**The problem**
Your answer is the lines below, exactly, from the one that contains "If you pour together 12" through the one that contains "Given a ratio of 1:9, express", both included.

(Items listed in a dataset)
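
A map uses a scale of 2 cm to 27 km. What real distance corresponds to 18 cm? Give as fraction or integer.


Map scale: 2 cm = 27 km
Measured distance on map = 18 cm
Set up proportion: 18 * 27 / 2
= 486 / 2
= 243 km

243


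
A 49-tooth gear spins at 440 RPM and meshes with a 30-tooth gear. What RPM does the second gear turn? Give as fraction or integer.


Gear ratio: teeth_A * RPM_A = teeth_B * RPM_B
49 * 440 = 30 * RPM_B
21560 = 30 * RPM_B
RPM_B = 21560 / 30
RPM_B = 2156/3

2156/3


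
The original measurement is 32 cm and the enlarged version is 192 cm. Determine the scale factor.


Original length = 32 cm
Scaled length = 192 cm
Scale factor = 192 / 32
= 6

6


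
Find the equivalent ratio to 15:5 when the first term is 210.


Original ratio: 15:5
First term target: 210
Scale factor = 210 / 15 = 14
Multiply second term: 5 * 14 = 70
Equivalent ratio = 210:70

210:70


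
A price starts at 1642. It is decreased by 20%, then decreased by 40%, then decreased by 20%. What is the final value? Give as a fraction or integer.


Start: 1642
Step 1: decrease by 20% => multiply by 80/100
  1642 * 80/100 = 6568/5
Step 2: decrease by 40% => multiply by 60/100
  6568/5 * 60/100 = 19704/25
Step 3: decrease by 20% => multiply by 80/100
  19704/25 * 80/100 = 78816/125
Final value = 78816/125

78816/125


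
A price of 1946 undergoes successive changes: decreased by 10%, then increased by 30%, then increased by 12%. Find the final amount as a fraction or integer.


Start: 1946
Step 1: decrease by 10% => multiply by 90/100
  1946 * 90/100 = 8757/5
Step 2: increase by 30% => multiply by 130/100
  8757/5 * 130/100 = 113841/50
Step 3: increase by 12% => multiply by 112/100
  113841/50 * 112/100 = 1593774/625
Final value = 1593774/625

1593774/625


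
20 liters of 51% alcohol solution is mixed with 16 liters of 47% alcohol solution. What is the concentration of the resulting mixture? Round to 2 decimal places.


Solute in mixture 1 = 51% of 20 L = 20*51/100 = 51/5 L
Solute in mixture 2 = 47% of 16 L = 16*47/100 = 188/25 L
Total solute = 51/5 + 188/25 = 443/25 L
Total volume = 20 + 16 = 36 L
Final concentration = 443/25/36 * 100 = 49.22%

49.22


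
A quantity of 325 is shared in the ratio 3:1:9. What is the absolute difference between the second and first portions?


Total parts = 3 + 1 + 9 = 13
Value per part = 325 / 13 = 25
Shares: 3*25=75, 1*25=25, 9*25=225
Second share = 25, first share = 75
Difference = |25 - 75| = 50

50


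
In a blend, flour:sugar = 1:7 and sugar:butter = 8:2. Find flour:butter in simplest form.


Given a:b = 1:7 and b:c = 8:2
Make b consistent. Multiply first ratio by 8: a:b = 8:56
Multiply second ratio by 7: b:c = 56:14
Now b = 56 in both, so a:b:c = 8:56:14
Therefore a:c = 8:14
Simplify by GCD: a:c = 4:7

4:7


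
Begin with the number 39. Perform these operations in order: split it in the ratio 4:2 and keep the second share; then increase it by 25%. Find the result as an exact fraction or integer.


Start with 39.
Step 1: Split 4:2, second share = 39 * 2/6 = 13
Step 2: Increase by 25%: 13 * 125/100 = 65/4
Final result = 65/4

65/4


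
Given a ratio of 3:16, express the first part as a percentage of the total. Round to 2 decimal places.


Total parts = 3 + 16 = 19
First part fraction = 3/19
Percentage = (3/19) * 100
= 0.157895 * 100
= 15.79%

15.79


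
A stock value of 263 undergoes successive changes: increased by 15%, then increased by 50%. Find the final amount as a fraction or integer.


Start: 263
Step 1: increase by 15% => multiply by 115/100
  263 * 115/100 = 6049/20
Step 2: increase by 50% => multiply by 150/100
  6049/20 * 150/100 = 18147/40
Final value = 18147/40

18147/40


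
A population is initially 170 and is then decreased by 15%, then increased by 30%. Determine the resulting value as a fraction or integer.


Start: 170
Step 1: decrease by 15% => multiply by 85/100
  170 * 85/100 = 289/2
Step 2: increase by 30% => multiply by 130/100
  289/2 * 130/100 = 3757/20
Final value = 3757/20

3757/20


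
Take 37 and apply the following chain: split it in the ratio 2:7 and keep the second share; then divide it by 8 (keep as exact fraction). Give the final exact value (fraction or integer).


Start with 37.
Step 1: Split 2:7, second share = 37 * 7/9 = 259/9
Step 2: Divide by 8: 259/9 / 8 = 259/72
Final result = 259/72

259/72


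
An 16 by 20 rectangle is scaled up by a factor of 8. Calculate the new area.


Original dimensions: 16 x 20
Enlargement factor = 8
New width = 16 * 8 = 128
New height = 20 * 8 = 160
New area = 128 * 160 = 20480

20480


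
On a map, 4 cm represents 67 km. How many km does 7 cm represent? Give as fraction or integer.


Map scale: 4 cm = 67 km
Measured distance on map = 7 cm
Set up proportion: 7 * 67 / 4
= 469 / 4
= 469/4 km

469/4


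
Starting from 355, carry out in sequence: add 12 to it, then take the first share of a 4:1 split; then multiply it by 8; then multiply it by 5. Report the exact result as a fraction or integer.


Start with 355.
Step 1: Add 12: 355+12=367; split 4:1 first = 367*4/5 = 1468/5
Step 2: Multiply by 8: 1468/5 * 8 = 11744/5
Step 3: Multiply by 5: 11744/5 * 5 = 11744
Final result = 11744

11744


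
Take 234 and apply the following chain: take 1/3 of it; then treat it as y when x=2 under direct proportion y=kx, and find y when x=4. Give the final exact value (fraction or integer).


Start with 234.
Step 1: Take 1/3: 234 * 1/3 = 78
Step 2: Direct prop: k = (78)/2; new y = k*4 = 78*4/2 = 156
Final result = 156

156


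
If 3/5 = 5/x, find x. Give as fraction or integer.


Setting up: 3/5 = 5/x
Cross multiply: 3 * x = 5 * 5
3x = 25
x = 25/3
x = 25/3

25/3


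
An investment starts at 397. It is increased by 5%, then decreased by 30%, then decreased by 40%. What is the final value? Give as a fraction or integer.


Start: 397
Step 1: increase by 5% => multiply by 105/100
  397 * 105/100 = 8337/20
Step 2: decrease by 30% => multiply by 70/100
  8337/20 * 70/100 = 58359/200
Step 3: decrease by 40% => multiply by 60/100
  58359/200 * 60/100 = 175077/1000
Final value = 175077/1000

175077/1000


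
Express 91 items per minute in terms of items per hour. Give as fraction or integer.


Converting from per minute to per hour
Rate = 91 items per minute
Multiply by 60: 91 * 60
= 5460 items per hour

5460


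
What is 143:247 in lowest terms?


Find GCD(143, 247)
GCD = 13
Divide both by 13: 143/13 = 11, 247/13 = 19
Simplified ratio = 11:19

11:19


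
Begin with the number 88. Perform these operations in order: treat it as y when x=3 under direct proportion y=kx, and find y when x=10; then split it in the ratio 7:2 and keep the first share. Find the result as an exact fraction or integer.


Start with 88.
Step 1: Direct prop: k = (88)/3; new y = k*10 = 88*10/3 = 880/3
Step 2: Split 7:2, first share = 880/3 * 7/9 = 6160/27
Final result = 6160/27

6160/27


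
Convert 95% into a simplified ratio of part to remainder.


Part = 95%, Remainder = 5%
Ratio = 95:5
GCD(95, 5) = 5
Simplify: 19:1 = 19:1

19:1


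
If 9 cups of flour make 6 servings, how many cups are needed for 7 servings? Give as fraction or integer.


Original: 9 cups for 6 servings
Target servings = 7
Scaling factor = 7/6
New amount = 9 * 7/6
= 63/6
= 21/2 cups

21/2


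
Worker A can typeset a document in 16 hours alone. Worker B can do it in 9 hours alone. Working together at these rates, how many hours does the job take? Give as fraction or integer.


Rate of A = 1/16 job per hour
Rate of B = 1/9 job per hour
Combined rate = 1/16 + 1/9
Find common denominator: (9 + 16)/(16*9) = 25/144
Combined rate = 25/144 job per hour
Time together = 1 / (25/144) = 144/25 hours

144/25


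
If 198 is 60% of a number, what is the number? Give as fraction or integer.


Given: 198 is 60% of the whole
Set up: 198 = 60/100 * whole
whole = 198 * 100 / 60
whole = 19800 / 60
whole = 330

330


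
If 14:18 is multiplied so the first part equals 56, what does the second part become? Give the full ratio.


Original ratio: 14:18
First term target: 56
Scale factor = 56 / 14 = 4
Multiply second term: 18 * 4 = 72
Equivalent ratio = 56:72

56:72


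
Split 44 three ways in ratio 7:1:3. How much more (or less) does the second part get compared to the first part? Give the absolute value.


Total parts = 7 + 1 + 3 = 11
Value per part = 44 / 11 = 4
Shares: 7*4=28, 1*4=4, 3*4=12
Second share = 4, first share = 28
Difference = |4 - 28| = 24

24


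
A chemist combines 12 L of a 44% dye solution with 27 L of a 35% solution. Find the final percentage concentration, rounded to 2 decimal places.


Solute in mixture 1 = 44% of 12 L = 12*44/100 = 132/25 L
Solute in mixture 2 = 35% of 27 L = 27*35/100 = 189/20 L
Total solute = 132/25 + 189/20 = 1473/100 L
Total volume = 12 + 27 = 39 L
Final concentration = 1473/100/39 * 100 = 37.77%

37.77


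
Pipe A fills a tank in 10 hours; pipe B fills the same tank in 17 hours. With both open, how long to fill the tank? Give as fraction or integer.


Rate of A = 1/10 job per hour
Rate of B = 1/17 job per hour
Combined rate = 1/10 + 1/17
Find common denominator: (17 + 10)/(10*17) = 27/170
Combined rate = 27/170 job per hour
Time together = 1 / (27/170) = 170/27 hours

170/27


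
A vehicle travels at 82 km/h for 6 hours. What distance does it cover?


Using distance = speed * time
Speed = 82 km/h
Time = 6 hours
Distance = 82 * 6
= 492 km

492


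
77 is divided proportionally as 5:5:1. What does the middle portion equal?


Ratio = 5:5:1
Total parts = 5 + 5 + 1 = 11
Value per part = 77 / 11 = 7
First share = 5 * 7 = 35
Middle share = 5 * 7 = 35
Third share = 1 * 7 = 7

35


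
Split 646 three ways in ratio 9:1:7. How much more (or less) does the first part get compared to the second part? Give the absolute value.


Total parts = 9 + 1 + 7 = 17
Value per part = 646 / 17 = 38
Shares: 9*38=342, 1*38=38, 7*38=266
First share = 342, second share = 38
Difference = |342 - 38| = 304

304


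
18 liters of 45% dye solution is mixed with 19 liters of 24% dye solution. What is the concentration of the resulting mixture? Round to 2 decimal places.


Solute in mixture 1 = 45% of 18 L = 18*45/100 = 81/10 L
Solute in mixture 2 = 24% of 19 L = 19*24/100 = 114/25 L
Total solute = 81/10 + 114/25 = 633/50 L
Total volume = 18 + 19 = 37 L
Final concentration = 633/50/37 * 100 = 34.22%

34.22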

...

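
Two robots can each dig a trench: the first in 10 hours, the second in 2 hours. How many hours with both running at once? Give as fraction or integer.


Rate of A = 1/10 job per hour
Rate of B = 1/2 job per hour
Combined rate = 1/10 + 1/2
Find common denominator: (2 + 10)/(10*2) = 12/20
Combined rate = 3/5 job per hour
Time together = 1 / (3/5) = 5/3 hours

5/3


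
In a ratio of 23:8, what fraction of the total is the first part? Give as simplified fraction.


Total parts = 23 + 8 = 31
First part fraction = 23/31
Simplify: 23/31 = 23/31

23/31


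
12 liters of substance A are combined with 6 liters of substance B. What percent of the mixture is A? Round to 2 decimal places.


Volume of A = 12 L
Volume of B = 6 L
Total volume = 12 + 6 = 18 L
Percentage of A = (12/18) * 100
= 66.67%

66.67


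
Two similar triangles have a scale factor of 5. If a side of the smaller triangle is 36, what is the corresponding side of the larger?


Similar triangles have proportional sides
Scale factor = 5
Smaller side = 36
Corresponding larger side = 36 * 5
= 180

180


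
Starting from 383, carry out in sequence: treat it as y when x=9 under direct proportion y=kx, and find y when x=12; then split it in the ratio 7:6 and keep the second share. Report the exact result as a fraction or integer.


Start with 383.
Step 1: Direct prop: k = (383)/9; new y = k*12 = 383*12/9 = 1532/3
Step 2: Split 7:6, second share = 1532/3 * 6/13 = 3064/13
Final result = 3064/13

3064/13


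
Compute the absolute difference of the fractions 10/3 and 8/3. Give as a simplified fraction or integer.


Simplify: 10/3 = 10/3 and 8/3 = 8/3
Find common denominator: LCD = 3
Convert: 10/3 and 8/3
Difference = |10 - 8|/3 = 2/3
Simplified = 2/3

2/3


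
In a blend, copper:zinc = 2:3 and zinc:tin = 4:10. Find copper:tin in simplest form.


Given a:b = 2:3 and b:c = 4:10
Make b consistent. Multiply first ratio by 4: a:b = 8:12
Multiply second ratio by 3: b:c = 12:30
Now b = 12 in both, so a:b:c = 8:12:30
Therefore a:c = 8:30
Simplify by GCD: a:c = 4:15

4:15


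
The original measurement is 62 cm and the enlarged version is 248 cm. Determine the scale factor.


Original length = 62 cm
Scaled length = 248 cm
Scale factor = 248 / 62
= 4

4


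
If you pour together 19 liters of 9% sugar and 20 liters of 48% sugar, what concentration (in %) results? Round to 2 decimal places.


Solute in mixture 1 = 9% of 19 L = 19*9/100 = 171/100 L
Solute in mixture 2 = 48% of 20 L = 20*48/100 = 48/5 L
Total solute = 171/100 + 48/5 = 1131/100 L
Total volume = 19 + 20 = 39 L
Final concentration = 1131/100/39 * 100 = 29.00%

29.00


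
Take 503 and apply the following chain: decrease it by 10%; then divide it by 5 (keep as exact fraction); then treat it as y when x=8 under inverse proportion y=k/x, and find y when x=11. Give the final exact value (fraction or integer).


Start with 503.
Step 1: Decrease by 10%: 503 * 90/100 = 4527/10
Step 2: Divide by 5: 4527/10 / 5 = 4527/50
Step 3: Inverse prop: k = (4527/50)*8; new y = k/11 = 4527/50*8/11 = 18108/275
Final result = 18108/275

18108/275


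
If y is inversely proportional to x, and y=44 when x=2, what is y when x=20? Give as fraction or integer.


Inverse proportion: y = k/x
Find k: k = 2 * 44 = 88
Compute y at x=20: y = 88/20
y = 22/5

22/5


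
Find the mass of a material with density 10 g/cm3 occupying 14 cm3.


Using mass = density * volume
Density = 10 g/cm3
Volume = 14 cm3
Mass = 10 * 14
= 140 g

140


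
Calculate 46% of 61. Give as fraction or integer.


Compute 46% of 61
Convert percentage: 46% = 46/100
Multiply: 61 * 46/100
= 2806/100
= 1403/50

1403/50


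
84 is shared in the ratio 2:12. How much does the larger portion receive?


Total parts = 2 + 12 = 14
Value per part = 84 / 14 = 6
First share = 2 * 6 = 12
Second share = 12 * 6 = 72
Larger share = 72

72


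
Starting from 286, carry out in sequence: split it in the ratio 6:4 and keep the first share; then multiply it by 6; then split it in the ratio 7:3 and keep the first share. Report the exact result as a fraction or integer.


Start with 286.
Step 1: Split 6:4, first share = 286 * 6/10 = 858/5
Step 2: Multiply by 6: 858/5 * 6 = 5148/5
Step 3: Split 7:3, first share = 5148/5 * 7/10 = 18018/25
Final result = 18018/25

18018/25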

==

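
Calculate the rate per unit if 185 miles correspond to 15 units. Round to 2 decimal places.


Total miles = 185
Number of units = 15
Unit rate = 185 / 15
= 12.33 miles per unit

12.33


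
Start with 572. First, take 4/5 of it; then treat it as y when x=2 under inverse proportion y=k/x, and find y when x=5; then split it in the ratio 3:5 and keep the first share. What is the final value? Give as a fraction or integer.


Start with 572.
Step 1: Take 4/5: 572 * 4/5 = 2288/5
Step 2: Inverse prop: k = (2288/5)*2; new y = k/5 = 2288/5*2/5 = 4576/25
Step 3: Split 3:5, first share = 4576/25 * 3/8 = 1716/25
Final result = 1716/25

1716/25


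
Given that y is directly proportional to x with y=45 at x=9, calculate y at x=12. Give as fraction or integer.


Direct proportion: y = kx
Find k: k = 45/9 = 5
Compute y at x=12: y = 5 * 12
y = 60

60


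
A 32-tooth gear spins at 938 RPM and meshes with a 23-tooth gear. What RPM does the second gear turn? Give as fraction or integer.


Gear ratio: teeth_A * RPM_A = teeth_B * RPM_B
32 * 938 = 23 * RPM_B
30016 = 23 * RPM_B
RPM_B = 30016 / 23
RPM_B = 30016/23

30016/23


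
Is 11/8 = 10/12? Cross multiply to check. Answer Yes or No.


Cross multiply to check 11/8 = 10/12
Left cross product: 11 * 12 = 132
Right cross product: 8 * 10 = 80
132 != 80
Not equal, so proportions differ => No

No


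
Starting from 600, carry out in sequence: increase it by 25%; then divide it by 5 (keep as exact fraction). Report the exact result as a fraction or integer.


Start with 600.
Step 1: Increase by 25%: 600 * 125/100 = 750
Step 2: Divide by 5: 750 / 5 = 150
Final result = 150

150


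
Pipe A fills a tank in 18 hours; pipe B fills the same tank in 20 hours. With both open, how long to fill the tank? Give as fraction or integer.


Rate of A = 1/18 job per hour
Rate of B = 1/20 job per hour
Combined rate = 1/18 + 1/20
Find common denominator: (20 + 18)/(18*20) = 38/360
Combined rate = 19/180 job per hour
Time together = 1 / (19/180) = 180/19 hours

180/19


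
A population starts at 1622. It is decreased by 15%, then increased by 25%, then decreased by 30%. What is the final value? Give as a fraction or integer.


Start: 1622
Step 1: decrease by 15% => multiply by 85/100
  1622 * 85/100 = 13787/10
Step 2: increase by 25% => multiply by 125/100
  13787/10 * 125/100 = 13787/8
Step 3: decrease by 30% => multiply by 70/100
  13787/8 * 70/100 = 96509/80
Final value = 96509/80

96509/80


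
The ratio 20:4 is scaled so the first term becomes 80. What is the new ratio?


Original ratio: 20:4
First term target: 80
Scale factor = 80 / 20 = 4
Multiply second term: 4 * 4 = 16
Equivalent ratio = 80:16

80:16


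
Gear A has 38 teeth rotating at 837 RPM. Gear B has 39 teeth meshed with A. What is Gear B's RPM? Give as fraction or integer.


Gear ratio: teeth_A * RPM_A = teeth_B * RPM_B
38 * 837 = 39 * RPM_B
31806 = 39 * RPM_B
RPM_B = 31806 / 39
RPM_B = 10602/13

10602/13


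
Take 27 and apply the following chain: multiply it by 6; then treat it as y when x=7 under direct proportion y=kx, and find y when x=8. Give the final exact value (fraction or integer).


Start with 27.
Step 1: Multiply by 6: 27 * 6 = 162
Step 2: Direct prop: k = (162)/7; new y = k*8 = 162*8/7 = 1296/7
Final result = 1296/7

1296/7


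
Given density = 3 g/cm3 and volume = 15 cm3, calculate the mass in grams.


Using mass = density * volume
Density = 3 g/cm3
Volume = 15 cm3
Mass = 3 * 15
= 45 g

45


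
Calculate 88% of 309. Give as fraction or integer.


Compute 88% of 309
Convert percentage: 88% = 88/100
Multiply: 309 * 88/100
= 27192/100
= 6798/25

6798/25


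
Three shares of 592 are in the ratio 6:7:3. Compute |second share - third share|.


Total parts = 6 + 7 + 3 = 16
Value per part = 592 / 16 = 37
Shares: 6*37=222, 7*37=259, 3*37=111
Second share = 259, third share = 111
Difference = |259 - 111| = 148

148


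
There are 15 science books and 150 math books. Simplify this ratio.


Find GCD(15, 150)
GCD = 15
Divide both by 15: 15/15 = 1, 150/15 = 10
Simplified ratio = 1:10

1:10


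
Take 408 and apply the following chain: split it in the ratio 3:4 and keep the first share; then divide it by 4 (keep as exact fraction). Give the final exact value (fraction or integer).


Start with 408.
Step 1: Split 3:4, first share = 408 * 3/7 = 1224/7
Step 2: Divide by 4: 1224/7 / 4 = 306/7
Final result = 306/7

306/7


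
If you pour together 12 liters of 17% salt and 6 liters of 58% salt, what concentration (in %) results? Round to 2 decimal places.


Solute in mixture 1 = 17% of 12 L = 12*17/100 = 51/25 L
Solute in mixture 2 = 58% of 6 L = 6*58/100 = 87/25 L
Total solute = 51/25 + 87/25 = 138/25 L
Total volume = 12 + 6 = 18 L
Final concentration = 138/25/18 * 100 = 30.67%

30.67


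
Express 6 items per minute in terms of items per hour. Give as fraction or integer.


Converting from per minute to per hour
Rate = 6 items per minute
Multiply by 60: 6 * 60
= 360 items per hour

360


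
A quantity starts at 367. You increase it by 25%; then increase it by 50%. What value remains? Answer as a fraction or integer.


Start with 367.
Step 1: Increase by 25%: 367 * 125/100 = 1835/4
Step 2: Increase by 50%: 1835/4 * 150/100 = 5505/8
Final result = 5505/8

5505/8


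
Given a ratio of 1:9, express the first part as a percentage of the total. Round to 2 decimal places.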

**Final answer**
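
If you pour together 12 liters of 17% salt and 6 liters of 58% salt, what concentration (in %) results? Round to 2 decimal places.


Solute in mixture 1 = 17% of 12 L = 12*17/100 = 51/25 L
Solute in mixture 2 = 58% of 6 L = 6*58/100 = 87/25 L
Total solute = 51/25 + 87/25 = 138/25 L
Total volume = 12 + 6 = 18 L
Final concentration = 138/25/18 * 100 = 30.67%

30.67


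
Express 6 items per minute in terms of items per hour. Give as fraction or integer.


Converting from per minute to per hour
Rate = 6 items per minute
Multiply by 60: 6 * 60
= 360 items per hour

360


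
A quantity starts at 367. You increase it by 25%; then increase it by 50%. What value remains? Answer as a fraction or integer.


Start with 367.
Step 1: Increase by 25%: 367 * 125/100 = 1835/4
Step 2: Increase by 50%: 1835/4 * 150/100 = 5505/8
Final result = 5505/8

5505/8


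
Given a ratio of 1:9, express the first part as a percentage of the total. Round to 2 decimal places.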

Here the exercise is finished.